**About this task**
Look through the data below and return each line where "Answer" appears.

**Data for processing**
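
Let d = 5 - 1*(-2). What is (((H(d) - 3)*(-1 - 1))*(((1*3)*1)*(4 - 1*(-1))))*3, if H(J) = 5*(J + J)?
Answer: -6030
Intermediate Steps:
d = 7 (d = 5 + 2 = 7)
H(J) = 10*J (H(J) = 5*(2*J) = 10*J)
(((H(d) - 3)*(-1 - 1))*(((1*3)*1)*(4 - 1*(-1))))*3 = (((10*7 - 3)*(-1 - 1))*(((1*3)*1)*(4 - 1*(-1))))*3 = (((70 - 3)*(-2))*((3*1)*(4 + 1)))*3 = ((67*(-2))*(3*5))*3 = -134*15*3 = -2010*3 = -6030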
--
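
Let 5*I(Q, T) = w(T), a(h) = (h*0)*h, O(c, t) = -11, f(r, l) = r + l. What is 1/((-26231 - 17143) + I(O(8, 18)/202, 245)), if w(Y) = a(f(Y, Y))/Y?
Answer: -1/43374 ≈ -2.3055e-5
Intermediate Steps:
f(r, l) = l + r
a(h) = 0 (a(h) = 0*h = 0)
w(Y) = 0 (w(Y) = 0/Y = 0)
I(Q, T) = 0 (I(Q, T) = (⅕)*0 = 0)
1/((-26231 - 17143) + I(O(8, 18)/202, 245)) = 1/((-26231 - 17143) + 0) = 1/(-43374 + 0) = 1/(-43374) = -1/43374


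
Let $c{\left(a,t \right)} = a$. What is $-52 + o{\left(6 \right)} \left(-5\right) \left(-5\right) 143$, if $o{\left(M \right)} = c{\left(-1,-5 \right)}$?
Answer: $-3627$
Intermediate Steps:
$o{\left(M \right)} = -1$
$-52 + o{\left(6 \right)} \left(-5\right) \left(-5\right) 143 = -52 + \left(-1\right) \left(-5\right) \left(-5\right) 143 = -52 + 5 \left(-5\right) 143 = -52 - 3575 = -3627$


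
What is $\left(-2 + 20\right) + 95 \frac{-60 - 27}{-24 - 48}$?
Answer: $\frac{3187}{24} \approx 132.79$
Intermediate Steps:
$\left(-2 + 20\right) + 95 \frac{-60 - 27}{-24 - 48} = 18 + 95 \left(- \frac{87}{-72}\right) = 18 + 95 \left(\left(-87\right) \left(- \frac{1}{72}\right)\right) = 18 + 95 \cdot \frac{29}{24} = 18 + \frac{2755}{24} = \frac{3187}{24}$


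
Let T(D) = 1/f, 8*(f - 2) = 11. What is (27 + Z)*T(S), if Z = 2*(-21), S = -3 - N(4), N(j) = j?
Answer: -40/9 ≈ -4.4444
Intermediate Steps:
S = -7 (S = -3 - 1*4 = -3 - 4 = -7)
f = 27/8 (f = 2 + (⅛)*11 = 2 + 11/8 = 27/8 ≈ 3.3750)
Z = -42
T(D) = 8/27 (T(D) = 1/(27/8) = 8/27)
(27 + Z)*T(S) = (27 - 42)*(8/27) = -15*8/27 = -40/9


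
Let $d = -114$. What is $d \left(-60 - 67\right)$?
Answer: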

**Exercise solution**
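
Answer: -6030
Answer: -1/43374 ≈ -2.3055e-5
Answer: $-3627$
Answer: $\frac{3187}{24} \approx 132.79$
Answer: -40/9 ≈ -4.4444
Answer: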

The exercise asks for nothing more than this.